**Problem description**. Using the records below, filter for lines that contain the string "formula" and copy them out.

**Stored items**.
[Start of Attachment]
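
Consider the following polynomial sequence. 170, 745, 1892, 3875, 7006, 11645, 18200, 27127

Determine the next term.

38930

575, 1147, 1983, 3131, 4639, 6555, 8927
572, 836, 1148, 1508, 1916, 2372
264, 312, 360, 408, 456
48, 48, 48, 48
Fourth differences constant at 48.
456 + 48 = 504;  2372 + 504 = 2876;  8927 + 2876 = 11803;  27127 + 11803 = 38930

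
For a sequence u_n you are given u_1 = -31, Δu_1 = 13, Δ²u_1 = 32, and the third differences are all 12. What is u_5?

261

Build the table forward from the leading diagonal:
Third differences: 12  12  12  12  12
Second differences: 32  44  56  68  80
First differences: 13  45  89  145  213
u: -31  -18  27  116  261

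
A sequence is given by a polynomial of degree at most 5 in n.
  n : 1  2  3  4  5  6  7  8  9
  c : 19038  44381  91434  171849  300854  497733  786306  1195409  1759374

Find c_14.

First differences: 25343  47053  80415  129005  196879  288573  409103  563965
Second differences: 21710  33362  48590  67874  91694  120530  154862
Third differences: 11652  15228  19284  23820  28836  34332
Fourth differences: 3576  4056  4536  5016  5496
Fifth differences: 480  480  480  480
The fifth differences are constant (480).
5496 + 480 = 5976;  34332 + 5976 = 40308;  154862 + 40308 = 195170;  563965 + 195170 = 759135;  1759374 + 759135 = 2518509
5976 + 480 = 6456;  40308 + 6456 = 46764;  195170 + 46764 = 241934;  759135 + 241934 = 1001069;  2518509 + 1001069 = 3519578
6456 + 480 = 6936;  46764 + 6936 = 53700;  241934 + 53700 = 295634;  1001069 + 295634 = 1296703;  3519578 + 1296703 = 4816281
6936 + 480 = 7416;  53700 + 7416 = 61116;  295634 + 61116 = 356750;  1296703 + 356750 = 1653453;  4816281 + 1653453 = 6469734
7416 + 480 = 7896;  61116 + 7896 = 69012;  356750 + 69012 = 425762;  1653453 + 425762 = 2079215;  6469734 + 2079215 = 8548949

8548949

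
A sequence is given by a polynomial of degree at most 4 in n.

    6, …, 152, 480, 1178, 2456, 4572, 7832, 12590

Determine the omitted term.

Using the last 7 terms:
D1: 328  698  1278  2116  3260  4758
D2: 370  580  838  1144  1498
D3: 210  258  306  354
D4: 48  48  48
Constant fourth difference = 48.
Extend backward: 210 − 48 = 162;  370 − 162 = 208;  328 − 208 = 120;  152 − 120 = 32

32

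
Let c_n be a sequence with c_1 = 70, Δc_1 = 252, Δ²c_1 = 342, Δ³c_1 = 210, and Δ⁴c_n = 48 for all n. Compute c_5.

Build the table forward from the leading diagonal:
Δ⁴: 48  48  48  48  48
Δ³: 210  258  306  354  402
Δ²: 342  552  810  1116  1470
Δ: 252  594  1146  1956  3072
c: 70  322  916  2062  4018

4018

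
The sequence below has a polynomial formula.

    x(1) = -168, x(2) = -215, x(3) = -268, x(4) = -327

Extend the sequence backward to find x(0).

-127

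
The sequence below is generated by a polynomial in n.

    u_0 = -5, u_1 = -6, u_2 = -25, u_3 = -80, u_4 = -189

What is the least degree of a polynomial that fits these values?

3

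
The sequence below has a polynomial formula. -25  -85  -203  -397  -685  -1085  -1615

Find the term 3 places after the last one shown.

First differences: -60 , -118 , -194 , -288 , -400 , -530
Second differences: -58 , -76 , -94 , -112 , -130
Third differences: -18 , -18 , -18 , -18
The third differences are constant (-18).
-130 − 18 = -148;  -530 − 148 = -678;  -1615 − 678 = -2293
-148 − 18 = -166;  -678 − 166 = -844;  -2293 − 844 = -3137
-166 − 18 = -184;  -844 − 184 = -1028;  -3137 − 1028 = -4165

-4165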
[End of Attachment]
**Response for this exercise**.
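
The sequence below has a polynomial formula.
The sequence below has a polynomial formula. -25  -85  -203  -397  -685  -1085  -1615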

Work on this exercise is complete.